Task statement
Set down all the lines below, each one exactly as shown.
Supplied data Block Start
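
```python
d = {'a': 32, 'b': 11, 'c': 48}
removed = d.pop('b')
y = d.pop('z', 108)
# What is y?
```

After line 1: d = {'a': 32, 'b': 11, 'c': 48}
After line 2 (pop 'b' returns 11): d = {'a': 32, 'c': 48}, removed = 11
After line 3 (pop 'z' missing, returns default 108): d = {'a': 32, 'c': 48}, y = 108

108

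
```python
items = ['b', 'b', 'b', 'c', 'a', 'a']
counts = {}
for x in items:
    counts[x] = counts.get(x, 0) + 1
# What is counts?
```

Initial: counts = {}, items = ['b', 'b', 'b', 'c', 'a', 'a']
See 'b': counts = {'b': 1}
See 'b': counts = {'b': 2}
See 'b': counts = {'b': 3}
See 'c': counts = {'b': 3, 'c': 1}
See 'a': counts = {'b': 3, 'c': 1, 'a': 1}
See 'a': counts = {'b': 3, 'c': 1, 'a': 2}

{'b': 3, 'c': 1, 'a': 2}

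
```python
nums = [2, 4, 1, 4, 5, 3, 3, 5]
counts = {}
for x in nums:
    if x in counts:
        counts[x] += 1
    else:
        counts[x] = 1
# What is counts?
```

Initial: counts = {}, nums = [2, 4, 1, 4, 5, 3, 3, 5]
See 2: counts = {2: 1}
See 4: counts = {2: 1, 4: 1}
See 1: counts = {2: 1, 4: 1, 1: 1}
See 4: counts = {2: 1, 4: 2, 1: 1}
See 5: counts = {2: 1, 4: 2, 1: 1, 5: 1}
See 3: counts = {2: 1, 4: 2, 1: 1, 5: 1, 3: 1}
See 3: counts = {2: 1, 4: 2, 1: 1, 5: 1, 3: 2}
See 5: counts = {2: 1, 4: 2, 1: 1, 5: 2, 3: 2}

{2: 1, 4: 2, 1: 1, 5: 2, 3: 2}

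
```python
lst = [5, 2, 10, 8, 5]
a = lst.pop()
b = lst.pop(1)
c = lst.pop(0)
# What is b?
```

After line 1: lst = [5, 2, 10, 8, 5]
After line 2 (pop() -> a = 5): lst = [5, 2, 10, 8]
After line 3 (pop(1) -> b = 2): lst = [5, 10, 8]
After line 4 (pop(0) -> c = 5): lst = [10, 8]

2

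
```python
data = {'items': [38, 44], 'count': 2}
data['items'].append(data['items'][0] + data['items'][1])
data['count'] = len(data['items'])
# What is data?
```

After line 1: data = {'items': [38, 44], 'count': 2}
After line 2 (append 38 + 44 = 82): data = {'items': [38, 44, 82], 'count': 2}
After line 3 (count = len(items) = 3): data = {'items': [38, 44, 82], 'count': 3}

{'items': [38, 44, 82], 'count': 3}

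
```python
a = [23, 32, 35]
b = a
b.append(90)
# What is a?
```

After line 1: a = [23, 32, 35]
After line 2 (b = a is an alias, same object): a = [23, 32, 35], b = [23, 32, 35]
After line 3 (b.append mutates the shared list): a = [23, 32, 35, 90], b = [23, 32, 35, 90]

[23, 32, 35, 90]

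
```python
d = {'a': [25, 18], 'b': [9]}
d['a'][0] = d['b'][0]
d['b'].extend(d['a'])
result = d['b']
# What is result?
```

After line 1: d = {'a': [25, 18], 'b': [9]}
After line 2 (a[0] = b[0] = 9): d = {'a': [9, 18], 'b': [9]}
After line 3 (b.extend(a) appends [9, 18]): d = {'a': [9, 18], 'b': [9, 9, 18]}
After line 4: result = d['b'] = [9, 9, 18]

[9, 9, 18]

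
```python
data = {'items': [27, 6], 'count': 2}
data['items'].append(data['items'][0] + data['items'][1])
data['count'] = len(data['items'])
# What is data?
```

After line 1: data = {'items': [27, 6], 'count': 2}
After line 2 (append 27 + 6 = 33): data = {'items': [27, 6, 33], 'count': 2}
After line 3 (count = len(items) = 3): data = {'items': [27, 6, 33], 'count': 3}

{'items': [27, 6, 33], 'count': 3}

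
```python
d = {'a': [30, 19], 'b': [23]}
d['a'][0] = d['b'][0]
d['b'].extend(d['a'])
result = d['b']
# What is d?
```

After line 1: d = {'a': [30, 19], 'b': [23]}
After line 2 (a[0] = b[0] = 23): d = {'a': [23, 19], 'b': [23]}
After line 3 (b.extend(a) appends [23, 19]): d = {'a': [23, 19], 'b': [23, 23, 19]}
After line 4: result = d['b'] = [23, 23, 19]

{'a': [23, 19], 'b': [23, 23, 19]}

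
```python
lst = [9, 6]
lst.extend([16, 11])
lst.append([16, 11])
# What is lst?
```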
Supplied data Block End
Exercise response
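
```python
d = {'a': 32, 'b': 11, 'c': 48}
removed = d.pop('b')
y = d.pop('z', 108)
# What is y?
```

After line 1: d = {'a': 32, 'b': 11, 'c': 48}
After line 2 (pop 'b' returns 11): d = {'a': 32, 'c': 48}, removed = 11
After line 3 (pop 'z' missing, returns default 108): d = {'a': 32, 'c': 48}, y = 108

108

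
```python
items = ['b', 'b', 'b', 'c', 'a', 'a']
counts = {}
for x in items:
    counts[x] = counts.get(x, 0) + 1
# What is counts?
```

Initial: counts = {}, items = ['b', 'b', 'b', 'c', 'a', 'a']
See 'b': counts = {'b': 1}
See 'b': counts = {'b': 2}
See 'b': counts = {'b': 3}
See 'c': counts = {'b': 3, 'c': 1}
See 'a': counts = {'b': 3, 'c': 1, 'a': 1}
See 'a': counts = {'b': 3, 'c': 1, 'a': 2}

{'b': 3, 'c': 1, 'a': 2}

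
```python
nums = [2, 4, 1, 4, 5, 3, 3, 5]
counts = {}
for x in nums:
    if x in counts:
        counts[x] += 1
    else:
        counts[x] = 1
# What is counts?
```

Initial: counts = {}, nums = [2, 4, 1, 4, 5, 3, 3, 5]
See 2: counts = {2: 1}
See 4: counts = {2: 1, 4: 1}
See 1: counts = {2: 1, 4: 1, 1: 1}
See 4: counts = {2: 1, 4: 2, 1: 1}
See 5: counts = {2: 1, 4: 2, 1: 1, 5: 1}
See 3: counts = {2: 1, 4: 2, 1: 1, 5: 1, 3: 1}
See 3: counts = {2: 1, 4: 2, 1: 1, 5: 1, 3: 2}
See 5: counts = {2: 1, 4: 2, 1: 1, 5: 2, 3: 2}

{2: 1, 4: 2, 1: 1, 5: 2, 3: 2}

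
```python
lst = [5, 2, 10, 8, 5]
a = lst.pop()
b = lst.pop(1)
c = lst.pop(0)
# What is b?
```

After line 1: lst = [5, 2, 10, 8, 5]
After line 2 (pop() -> a = 5): lst = [5, 2, 10, 8]
After line 3 (pop(1) -> b = 2): lst = [5, 10, 8]
After line 4 (pop(0) -> c = 5): lst = [10, 8]

2

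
```python
data = {'items': [38, 44], 'count': 2}
data['items'].append(data['items'][0] + data['items'][1])
data['count'] = len(data['items'])
# What is data?
```

After line 1: data = {'items': [38, 44], 'count': 2}
After line 2 (append 38 + 44 = 82): data = {'items': [38, 44, 82], 'count': 2}
After line 3 (count = len(items) = 3): data = {'items': [38, 44, 82], 'count': 3}

{'items': [38, 44, 82], 'count': 3}

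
```python
a = [23, 32, 35]
b = a
b.append(90)
# What is a?
```

After line 1: a = [23, 32, 35]
After line 2 (b = a is an alias, same object): a = [23, 32, 35], b = [23, 32, 35]
After line 3 (b.append mutates the shared list): a = [23, 32, 35, 90], b = [23, 32, 35, 90]

[23, 32, 35, 90]

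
```python
d = {'a': [25, 18], 'b': [9]}
d['a'][0] = d['b'][0]
d['b'].extend(d['a'])
result = d['b']
# What is result?
```

After line 1: d = {'a': [25, 18], 'b': [9]}
After line 2 (a[0] = b[0] = 9): d = {'a': [9, 18], 'b': [9]}
After line 3 (b.extend(a) appends [9, 18]): d = {'a': [9, 18], 'b': [9, 9, 18]}
After line 4: result = d['b'] = [9, 9, 18]

[9, 9, 18]

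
```python
data = {'items': [27, 6], 'count': 2}
data['items'].append(data['items'][0] + data['items'][1])
data['count'] = len(data['items'])
# What is data?
```

After line 1: data = {'items': [27, 6], 'count': 2}
After line 2 (append 27 + 6 = 33): data = {'items': [27, 6, 33], 'count': 2}
After line 3 (count = len(items) = 3): data = {'items': [27, 6, 33], 'count': 3}

{'items': [27, 6, 33], 'count': 3}

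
```python
d = {'a': [30, 19], 'b': [23]}
d['a'][0] = d['b'][0]
d['b'].extend(d['a'])
result = d['b']
# What is d?
```

After line 1: d = {'a': [30, 19], 'b': [23]}
After line 2 (a[0] = b[0] = 23): d = {'a': [23, 19], 'b': [23]}
After line 3 (b.extend(a) appends [23, 19]): d = {'a': [23, 19], 'b': [23, 23, 19]}
After line 4: result = d['b'] = [23, 23, 19]

{'a': [23, 19], 'b': [23, 23, 19]}

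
```python
lst = [9, 6]
lst.extend([16, 11])
lst.append([16, 11])
# What is lst?
```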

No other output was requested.